- _Problem details_
Extract the lines from the first line of the records below through the line containing "C: [5 5 5 7 2 6 5 4]", inclusive, and reproduce them exactly as written.

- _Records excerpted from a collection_
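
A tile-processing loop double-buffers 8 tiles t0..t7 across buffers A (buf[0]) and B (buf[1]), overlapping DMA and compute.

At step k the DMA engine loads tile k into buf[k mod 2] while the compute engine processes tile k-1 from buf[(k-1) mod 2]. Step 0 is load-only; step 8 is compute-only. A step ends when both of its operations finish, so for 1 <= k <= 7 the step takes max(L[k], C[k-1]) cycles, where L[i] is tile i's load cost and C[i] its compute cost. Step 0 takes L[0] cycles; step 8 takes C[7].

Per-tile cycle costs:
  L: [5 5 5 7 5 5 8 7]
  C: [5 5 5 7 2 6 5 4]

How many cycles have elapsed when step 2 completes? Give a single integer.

k=0 load=t0/5c comp=- wait=5 total=5
k=1 load=t1/5c comp=t0/5c wait=5 total=10
k=2 load=t2/5c comp=t1/5c wait=5 total=15
k=3 load=t3/7c comp=t2/5c wait=7 total=22
k=4 load=t4/5c comp=t3/7c wait=7 total=29
k=5 load=t5/5c comp=t4/2c wait=5 total=34
k=6 load=t6/8c comp=t5/6c wait=8 total=42
k=7 load=t7/7c comp=t6/5c wait=7 total=49
k=8 load=- comp=t7/4c wait=4 total=53

end_cycle[2] = 15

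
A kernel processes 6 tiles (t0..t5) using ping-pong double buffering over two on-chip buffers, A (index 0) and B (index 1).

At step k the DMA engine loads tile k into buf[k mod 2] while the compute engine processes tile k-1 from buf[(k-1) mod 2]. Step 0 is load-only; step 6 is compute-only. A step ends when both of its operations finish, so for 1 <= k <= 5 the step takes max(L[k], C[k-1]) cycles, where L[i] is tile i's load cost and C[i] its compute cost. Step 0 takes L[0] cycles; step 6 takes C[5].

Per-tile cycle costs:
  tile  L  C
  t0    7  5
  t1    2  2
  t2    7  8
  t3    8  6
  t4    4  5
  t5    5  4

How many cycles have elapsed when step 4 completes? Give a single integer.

end_cycle[4] = 33

step 0: L[0]=7 → dur=7, Σ=7 | A=load:t0 B=idle [load-only]
step 1: L[1]=2 C[0]=5 → dur=5, Σ=12 | A=compute:t0 B=load:t1 [compute-bound]
step 2: L[2]=7 C[1]=2 → dur=7, Σ=19 | A=load:t2 B=compute:t1 [load-bound]
step 3: L[3]=8 C[2]=8 → dur=8, Σ=27 | A=compute:t2 B=load:t3 [tied]
step 4: L[4]=4 C[3]=6 → dur=6, Σ=33 | A=load:t4 B=compute:t3 [compute-bound]
step 5: L[5]=5 C[4]=5 → dur=5, Σ=38 | A=compute:t4 B=load:t5 [tied]
step 6: C[5]=4 → dur=4, Σ=42 | A=idle B=compute:t5 [compute-only]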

- _Your response_
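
A tile-processing loop double-buffers 8 tiles t0..t7 across buffers A (buf[0]) and B (buf[1]), overlapping DMA and compute.

At step k the DMA engine loads tile k into buf[k mod 2] while the compute engine processes tile k-1 from buf[(k-1) mod 2]. Step 0 is load-only; step 8 is compute-only. A step ends when both of its operations finish, so for 1 <= k <= 7 the step takes max(L[k], C[k-1]) cycles, where L[i] is tile i's load cost and C[i] its compute cost. Step 0 takes L[0] cycles; step 8 takes C[7].

Per-tile cycle costs:
  L: [5 5 5 7 5 5 8 7]
  C: [5 5 5 7 2 6 5 4]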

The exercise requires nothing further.